» ACTIVITY: Repeat every entry below exactly.

Records from a collection:

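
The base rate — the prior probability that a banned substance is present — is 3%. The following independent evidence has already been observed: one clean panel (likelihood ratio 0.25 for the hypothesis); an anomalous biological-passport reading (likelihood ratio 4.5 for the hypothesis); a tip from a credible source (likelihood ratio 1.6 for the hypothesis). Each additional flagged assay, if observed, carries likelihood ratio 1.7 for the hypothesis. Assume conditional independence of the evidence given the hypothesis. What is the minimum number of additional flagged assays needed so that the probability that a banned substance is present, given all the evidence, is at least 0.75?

8

Prior odds = 0.03/0.97 = 3/97.
Combined Bayes factor of the evidence already in hand = 0.25 × 4.5 × 1.6 = 1.8.
Odds after that evidence = (3/97) × 1.8 = 27/485.
Target odds = 0.75/0.25 = 3.
Need 1.7ⁿ ≥ 3 ÷ (27/485) = 485/9.
1.7⁷ = 410338673/10000000 falls short of 485/9 but 1.7⁸ ≈69.7576 reaches it, so n = 8.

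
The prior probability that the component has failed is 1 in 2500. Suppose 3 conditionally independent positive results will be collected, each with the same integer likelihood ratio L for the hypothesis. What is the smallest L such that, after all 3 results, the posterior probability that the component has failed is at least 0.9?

Prior odds = 0.0004/0.9996 = 1/2499.
Target odds = 0.9/0.1 = 9.
Need L³ ≥ 9 ÷ (1/2499) = 22491.
28³ = 21952 < 22491 ≤ 24389 = 29³, so L = 29.

29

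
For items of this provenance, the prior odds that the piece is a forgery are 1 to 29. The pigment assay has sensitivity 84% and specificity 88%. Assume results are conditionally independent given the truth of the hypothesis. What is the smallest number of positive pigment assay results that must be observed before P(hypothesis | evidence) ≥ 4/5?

Prior odds = 1/29.
False-positive rate = 1 − 0.88 = 0.12; likelihood ratio of a positive = 0.84/0.12 = 7.
Target odds: 0.8 ÷ 0.2 = 4.
Need (1/29) × 7ⁿ ≥ 4, i.e. 7ⁿ ≥ 116.
7² = 49 falls short of 116 but 7³ = 343 reaches it, so n = 3.

3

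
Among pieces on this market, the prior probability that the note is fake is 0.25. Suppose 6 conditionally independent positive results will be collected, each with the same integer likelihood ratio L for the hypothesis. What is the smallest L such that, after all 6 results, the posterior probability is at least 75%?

2

Prior odds = 0.25/0.75 = 1/3.
Target odds = 0.75/0.25 = 3.
Need L⁶ ≥ 3 ÷ (1/3) = 9.
1⁶ = 1 < 9 ≤ 64 = 2⁶, so L = 2.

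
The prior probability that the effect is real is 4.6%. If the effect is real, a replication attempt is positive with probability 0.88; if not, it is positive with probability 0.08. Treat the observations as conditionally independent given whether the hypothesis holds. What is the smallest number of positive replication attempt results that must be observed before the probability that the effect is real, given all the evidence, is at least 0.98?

3

Prior odds = 0.046/0.954 = 23/477.
Likelihood ratio of a positive = 0.88/0.08 = 11.
Target odds: 0.98 ÷ 0.02 = 49.
Require 11ⁿ ≥ 49 ÷ (23/477) = 23373/23.
11² = 121 falls short of 23373/23 but 11³ = 1331 reaches it, so n = 3.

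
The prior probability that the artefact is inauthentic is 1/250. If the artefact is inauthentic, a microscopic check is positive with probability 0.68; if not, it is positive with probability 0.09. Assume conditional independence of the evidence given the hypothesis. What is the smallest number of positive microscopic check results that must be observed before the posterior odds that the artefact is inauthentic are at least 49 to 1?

5

Prior odds: 0.004 ÷ 0.996 = 1/249.
Likelihood ratio of a positive = 0.68/0.09 = 68/9.
Target odds = 49.
Need (1/249) × (68/9)ⁿ ≥ 49, i.e. (68/9)ⁿ ≥ 12201.
(68/9)⁴ = 21381376/6561 falls short of 12201 but (68/9)⁵ ≈24622.5 reaches it, so n = 5.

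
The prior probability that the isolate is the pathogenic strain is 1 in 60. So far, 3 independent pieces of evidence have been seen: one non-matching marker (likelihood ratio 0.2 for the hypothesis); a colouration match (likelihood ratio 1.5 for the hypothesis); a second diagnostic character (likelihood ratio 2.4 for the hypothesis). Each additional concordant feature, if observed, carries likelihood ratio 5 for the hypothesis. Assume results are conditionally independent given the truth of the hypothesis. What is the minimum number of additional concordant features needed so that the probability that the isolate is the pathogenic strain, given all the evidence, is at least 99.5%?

7

Prior odds = (1/60)/(59/60) = 1/59.
Combined Bayes factor of the evidence already in hand = 0.2 × 1.5 × 2.4 = 0.72.
Odds after that evidence = (1/59) × 0.72 = 18/1475.
Target odds = 0.995/0.005 = 199.
Need 5ⁿ ≥ 199 ÷ (18/1475) = 293525/18.
5⁶ = 15625 falls short of 293525/18 but 5⁷ = 78125 reaches it, so n = 7.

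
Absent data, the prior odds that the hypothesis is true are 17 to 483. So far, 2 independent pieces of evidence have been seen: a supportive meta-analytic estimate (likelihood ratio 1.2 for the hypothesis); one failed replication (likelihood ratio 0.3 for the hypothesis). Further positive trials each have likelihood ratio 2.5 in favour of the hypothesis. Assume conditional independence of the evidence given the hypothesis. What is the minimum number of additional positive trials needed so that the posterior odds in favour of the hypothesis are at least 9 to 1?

Prior odds = 17/483.
Combined Bayes factor of the evidence already in hand = 1.2 × 0.3 = 0.36.
Odds after that evidence = (17/483) × 0.36 = 51/4025.
Target odds = 9.
Need 2.5ⁿ ≥ 9 ÷ (51/4025) = 12075/17.
2.5⁷ = 610.3515625 falls short of 12075/17 but 2.5⁸ = 390625/256 reaches it, so n = 8.

8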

» REPLY TO THE TASK:
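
The base rate — the prior probability that a banned substance is present — is 3%. The following independent evidence has already been observed: one clean panel (likelihood ratio 0.25 for the hypothesis); an anomalous biological-passport reading (likelihood ratio 4.5 for the hypothesis); a tip from a credible source (likelihood ratio 1.6 for the hypothesis). Each additional flagged assay, if observed, carries likelihood ratio 1.7 for the hypothesis. Assume conditional independence of the evidence given the hypothesis. What is the minimum number of additional flagged assays needed so that the probability that a banned substance is present, given all the evidence, is at least 0.75?

8

Prior odds = 0.03/0.97 = 3/97.
Combined Bayes factor of the evidence already in hand = 0.25 × 4.5 × 1.6 = 1.8.
Odds after that evidence = (3/97) × 1.8 = 27/485.
Target odds = 0.75/0.25 = 3.
Need 1.7ⁿ ≥ 3 ÷ (27/485) = 485/9.
1.7⁷ = 410338673/10000000 falls short of 485/9 but 1.7⁸ ≈69.7576 reaches it, so n = 8.

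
The prior probability that the component has failed is 1 in 2500. Suppose 3 conditionally independent positive results will be collected, each with the same integer likelihood ratio L for the hypothesis. What is the smallest L such that, after all 3 results, the posterior probability that the component has failed is at least 0.9?

Prior odds = 0.0004/0.9996 = 1/2499.
Target odds = 0.9/0.1 = 9.
Need L³ ≥ 9 ÷ (1/2499) = 22491.
28³ = 21952 < 22491 ≤ 24389 = 29³, so L = 29.

29

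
For items of this provenance, the prior odds that the piece is a forgery are 1 to 29. The pigment assay has sensitivity 84% and specificity 88%. Assume results are conditionally independent given the truth of the hypothesis. What is the smallest number of positive pigment assay results that must be observed before P(hypothesis | evidence) ≥ 4/5?

Prior odds = 1/29.
False-positive rate = 1 − 0.88 = 0.12; likelihood ratio of a positive = 0.84/0.12 = 7.
Target odds: 0.8 ÷ 0.2 = 4.
Need (1/29) × 7ⁿ ≥ 4, i.e. 7ⁿ ≥ 116.
7² = 49 falls short of 116 but 7³ = 343 reaches it, so n = 3.

3

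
Among pieces on this market, the prior probability that the note is fake is 0.25. Suppose 6 conditionally independent positive results will be collected, each with the same integer likelihood ratio L for the hypothesis. What is the smallest L such that, after all 6 results, the posterior probability is at least 75%?

2

Prior odds = 0.25/0.75 = 1/3.
Target odds = 0.75/0.25 = 3.
Need L⁶ ≥ 3 ÷ (1/3) = 9.
1⁶ = 1 < 9 ≤ 64 = 2⁶, so L = 2.

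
The prior probability that the effect is real is 4.6%. If the effect is real, a replication attempt is positive with probability 0.88; if not, it is positive with probability 0.08. Treat the observations as conditionally independent given whether the hypothesis holds. What is the smallest number of positive replication attempt results that must be observed before the probability that the effect is real, given all the evidence, is at least 0.98?

3

Prior odds = 0.046/0.954 = 23/477.
Likelihood ratio of a positive = 0.88/0.08 = 11.
Target odds: 0.98 ÷ 0.02 = 49.
Require 11ⁿ ≥ 49 ÷ (23/477) = 23373/23.
11² = 121 falls short of 23373/23 but 11³ = 1331 reaches it, so n = 3.

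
The prior probability that the artefact is inauthentic is 1/250. If the artefact is inauthentic, a microscopic check is positive with probability 0.68; if not, it is positive with probability 0.09. Assume conditional independence of the evidence given the hypothesis. What is the smallest number of positive microscopic check results that must be observed before the posterior odds that the artefact is inauthentic are at least 49 to 1?

5

Prior odds: 0.004 ÷ 0.996 = 1/249.
Likelihood ratio of a positive = 0.68/0.09 = 68/9.
Target odds = 49.
Need (1/249) × (68/9)ⁿ ≥ 49, i.e. (68/9)ⁿ ≥ 12201.
(68/9)⁴ = 21381376/6561 falls short of 12201 but (68/9)⁵ ≈24622.5 reaches it, so n = 5.

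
The prior probability that the isolate is the pathogenic strain is 1 in 60. So far, 3 independent pieces of evidence have been seen: one non-matching marker (likelihood ratio 0.2 for the hypothesis); a colouration match (likelihood ratio 1.5 for the hypothesis); a second diagnostic character (likelihood ratio 2.4 for the hypothesis). Each additional concordant feature, if observed, carries likelihood ratio 5 for the hypothesis. Assume results are conditionally independent given the truth of the hypothesis. What is the minimum number of additional concordant features needed so that the probability that the isolate is the pathogenic strain, given all the evidence, is at least 99.5%?

7

Prior odds = (1/60)/(59/60) = 1/59.
Combined Bayes factor of the evidence already in hand = 0.2 × 1.5 × 2.4 = 0.72.
Odds after that evidence = (1/59) × 0.72 = 18/1475.
Target odds = 0.995/0.005 = 199.
Need 5ⁿ ≥ 199 ÷ (18/1475) = 293525/18.
5⁶ = 15625 falls short of 293525/18 but 5⁷ = 78125 reaches it, so n = 7.

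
Absent data, the prior odds that the hypothesis is true are 17 to 483. So far, 2 independent pieces of evidence have been seen: a supportive meta-analytic estimate (likelihood ratio 1.2 for the hypothesis); one failed replication (likelihood ratio 0.3 for the hypothesis). Further positive trials each have likelihood ratio 2.5 in favour of the hypothesis. Assume conditional independence of the evidence given the hypothesis. What is the minimum number of additional positive trials needed so that the posterior odds in favour of the hypothesis are at least 9 to 1?

Prior odds = 17/483.
Combined Bayes factor of the evidence already in hand = 1.2 × 0.3 = 0.36.
Odds after that evidence = (17/483) × 0.36 = 51/4025.
Target odds = 9.
Need 2.5ⁿ ≥ 9 ÷ (51/4025) = 12075/17.
2.5⁷ = 610.3515625 falls short of 12075/17 but 2.5⁸ = 390625/256 reaches it, so n = 8.

8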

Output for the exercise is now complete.